Search the records for the string "status", and show each line where it appears.

Stored items:

════════════════

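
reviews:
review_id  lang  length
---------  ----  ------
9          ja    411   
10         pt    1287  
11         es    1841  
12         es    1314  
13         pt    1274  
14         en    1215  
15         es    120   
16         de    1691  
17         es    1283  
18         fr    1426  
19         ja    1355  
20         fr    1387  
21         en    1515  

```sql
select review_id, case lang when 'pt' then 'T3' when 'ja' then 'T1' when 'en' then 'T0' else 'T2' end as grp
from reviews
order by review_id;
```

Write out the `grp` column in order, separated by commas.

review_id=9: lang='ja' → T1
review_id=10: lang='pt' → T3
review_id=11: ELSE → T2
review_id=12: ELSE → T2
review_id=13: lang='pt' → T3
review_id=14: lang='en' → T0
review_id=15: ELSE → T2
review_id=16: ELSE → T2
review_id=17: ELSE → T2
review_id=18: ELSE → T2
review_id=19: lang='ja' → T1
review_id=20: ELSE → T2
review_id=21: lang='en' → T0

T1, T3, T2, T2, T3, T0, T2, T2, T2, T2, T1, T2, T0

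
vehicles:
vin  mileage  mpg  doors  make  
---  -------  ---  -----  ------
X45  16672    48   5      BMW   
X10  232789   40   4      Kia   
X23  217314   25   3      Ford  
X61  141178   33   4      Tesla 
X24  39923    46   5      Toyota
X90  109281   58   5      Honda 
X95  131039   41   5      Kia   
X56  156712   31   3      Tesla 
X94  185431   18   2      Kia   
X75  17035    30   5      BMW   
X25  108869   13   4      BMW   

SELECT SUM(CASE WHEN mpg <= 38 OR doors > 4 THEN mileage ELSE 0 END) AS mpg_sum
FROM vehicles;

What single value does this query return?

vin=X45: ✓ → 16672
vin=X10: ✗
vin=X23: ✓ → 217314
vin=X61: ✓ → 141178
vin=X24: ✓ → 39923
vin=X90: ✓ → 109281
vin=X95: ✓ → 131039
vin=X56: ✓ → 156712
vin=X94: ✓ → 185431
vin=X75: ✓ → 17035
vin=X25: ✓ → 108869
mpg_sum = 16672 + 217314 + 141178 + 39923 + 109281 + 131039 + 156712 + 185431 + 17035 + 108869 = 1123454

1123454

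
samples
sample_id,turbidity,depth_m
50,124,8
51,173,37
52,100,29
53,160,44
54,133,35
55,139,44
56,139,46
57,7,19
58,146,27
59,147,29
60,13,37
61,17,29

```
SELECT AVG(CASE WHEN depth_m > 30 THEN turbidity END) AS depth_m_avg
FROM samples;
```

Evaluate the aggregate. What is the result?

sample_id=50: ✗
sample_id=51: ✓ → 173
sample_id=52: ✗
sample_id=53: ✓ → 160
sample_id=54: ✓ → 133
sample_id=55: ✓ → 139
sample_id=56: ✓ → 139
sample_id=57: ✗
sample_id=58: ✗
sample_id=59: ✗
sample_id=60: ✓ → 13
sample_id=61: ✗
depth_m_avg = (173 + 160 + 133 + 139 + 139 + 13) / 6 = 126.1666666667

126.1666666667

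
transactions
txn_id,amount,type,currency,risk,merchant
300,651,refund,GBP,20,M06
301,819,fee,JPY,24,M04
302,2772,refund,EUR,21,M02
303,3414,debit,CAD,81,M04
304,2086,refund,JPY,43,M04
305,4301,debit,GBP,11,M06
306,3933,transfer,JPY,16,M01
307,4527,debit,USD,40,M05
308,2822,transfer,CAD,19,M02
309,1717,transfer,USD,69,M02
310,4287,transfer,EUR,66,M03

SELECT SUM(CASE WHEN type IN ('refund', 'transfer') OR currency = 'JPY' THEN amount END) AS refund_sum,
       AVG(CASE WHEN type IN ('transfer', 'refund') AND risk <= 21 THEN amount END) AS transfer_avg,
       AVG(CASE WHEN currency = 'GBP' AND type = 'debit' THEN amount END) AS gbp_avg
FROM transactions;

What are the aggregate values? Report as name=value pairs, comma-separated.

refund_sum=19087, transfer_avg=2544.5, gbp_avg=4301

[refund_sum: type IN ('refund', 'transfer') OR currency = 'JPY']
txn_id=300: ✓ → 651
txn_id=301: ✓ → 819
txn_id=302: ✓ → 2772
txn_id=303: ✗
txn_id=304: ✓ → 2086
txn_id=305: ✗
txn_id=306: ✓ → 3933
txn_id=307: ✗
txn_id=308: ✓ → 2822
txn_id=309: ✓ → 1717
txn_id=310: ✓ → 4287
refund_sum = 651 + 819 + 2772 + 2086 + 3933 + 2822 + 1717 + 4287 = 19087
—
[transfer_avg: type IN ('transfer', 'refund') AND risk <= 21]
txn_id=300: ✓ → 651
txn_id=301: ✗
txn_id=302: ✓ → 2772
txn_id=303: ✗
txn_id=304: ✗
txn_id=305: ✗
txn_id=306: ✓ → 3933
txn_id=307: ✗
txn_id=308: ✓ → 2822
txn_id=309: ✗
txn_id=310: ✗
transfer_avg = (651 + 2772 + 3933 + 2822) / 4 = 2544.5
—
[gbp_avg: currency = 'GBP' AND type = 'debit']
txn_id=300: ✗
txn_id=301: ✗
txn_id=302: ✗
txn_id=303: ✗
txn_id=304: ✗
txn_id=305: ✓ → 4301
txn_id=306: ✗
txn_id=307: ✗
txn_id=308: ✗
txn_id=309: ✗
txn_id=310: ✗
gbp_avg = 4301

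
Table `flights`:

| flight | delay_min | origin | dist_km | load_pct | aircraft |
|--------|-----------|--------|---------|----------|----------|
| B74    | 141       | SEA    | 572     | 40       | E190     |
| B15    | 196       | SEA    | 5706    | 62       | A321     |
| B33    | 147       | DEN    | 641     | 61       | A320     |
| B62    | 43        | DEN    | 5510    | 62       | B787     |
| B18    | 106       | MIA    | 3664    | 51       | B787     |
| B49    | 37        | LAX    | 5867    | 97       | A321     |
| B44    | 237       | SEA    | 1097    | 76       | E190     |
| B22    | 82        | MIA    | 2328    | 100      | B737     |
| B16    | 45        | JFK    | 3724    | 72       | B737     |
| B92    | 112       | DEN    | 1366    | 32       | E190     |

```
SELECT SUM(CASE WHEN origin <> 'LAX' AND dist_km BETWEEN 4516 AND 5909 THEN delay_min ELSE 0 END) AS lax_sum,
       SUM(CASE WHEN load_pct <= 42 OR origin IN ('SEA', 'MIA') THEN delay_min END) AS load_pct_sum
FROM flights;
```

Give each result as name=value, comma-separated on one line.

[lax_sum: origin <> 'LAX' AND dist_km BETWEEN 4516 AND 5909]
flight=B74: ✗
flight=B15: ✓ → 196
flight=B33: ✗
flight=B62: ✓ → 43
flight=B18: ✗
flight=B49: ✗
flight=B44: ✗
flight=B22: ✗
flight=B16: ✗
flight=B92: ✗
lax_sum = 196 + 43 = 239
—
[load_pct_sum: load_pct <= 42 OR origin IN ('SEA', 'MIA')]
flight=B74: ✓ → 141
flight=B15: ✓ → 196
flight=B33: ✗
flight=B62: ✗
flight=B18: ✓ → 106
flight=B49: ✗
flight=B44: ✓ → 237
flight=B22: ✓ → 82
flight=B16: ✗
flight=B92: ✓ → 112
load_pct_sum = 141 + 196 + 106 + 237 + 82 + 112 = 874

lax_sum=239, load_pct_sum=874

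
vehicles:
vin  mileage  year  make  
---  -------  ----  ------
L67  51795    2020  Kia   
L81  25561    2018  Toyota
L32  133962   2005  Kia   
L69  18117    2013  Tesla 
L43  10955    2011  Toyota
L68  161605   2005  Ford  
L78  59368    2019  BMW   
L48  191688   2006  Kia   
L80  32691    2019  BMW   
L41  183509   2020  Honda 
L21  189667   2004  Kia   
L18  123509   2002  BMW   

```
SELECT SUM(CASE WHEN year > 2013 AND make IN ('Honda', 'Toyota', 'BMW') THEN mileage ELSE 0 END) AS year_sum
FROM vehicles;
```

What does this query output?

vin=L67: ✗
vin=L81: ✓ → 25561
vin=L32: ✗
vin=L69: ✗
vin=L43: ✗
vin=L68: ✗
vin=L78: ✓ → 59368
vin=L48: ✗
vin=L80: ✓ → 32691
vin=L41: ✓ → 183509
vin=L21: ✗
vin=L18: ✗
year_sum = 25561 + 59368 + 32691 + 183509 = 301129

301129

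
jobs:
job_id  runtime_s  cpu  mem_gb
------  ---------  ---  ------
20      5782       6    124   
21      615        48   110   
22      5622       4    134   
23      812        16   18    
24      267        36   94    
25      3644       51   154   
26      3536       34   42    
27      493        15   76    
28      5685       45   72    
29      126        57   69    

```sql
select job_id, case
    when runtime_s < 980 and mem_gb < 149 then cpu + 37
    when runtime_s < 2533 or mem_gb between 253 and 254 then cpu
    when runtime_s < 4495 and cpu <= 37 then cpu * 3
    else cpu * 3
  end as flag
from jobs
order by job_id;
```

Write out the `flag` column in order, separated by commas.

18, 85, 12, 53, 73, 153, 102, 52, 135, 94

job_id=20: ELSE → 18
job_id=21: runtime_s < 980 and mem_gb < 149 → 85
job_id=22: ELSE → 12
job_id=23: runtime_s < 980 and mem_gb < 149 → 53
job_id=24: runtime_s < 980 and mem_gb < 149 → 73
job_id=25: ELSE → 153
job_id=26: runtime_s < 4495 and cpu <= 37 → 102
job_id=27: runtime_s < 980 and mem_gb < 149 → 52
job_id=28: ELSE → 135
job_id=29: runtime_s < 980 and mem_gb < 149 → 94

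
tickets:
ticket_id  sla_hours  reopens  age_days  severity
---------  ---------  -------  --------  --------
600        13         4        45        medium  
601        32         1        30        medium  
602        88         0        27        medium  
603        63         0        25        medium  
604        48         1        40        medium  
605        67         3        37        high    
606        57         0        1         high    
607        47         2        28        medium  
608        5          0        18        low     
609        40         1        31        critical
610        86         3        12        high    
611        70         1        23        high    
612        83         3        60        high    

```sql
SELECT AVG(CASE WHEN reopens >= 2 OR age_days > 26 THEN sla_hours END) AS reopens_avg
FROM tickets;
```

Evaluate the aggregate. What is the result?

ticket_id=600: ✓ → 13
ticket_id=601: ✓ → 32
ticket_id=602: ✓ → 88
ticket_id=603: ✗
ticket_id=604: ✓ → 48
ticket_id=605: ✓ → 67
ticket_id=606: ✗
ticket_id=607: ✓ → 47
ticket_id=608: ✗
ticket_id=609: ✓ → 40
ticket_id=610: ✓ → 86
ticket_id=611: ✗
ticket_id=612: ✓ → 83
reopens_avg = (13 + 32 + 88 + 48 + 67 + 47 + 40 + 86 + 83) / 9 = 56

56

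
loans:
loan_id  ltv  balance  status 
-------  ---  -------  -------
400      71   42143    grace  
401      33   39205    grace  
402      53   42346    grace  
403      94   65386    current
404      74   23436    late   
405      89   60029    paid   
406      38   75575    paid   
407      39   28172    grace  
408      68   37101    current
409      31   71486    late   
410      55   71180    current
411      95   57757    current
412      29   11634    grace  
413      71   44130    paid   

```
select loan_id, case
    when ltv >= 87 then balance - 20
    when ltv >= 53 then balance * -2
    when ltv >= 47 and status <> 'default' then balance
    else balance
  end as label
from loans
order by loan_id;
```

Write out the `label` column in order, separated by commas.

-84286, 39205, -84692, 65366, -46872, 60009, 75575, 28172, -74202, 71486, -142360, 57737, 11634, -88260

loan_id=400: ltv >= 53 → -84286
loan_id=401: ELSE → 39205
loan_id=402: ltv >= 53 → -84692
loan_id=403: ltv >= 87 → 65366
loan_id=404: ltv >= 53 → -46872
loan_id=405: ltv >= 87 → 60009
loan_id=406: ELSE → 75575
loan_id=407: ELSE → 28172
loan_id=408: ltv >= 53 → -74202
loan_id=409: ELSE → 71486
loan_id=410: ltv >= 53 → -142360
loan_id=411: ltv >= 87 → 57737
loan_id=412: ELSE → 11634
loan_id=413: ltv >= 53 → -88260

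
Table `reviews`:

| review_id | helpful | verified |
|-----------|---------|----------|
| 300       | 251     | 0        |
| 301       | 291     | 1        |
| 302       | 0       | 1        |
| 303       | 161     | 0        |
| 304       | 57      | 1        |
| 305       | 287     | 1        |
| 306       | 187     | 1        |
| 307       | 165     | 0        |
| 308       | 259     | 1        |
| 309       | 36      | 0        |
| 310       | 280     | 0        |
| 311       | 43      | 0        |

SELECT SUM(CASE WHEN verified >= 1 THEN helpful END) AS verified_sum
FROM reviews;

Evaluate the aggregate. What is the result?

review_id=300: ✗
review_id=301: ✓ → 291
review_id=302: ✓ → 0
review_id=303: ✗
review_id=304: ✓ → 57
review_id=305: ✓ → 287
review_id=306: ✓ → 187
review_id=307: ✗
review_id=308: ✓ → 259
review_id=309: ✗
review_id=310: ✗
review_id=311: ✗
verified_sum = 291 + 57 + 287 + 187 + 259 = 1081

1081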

════════════════

> _Response below_
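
loan_id  ltv  balance  status 
    when ltv >= 47 and status <> 'default' then balance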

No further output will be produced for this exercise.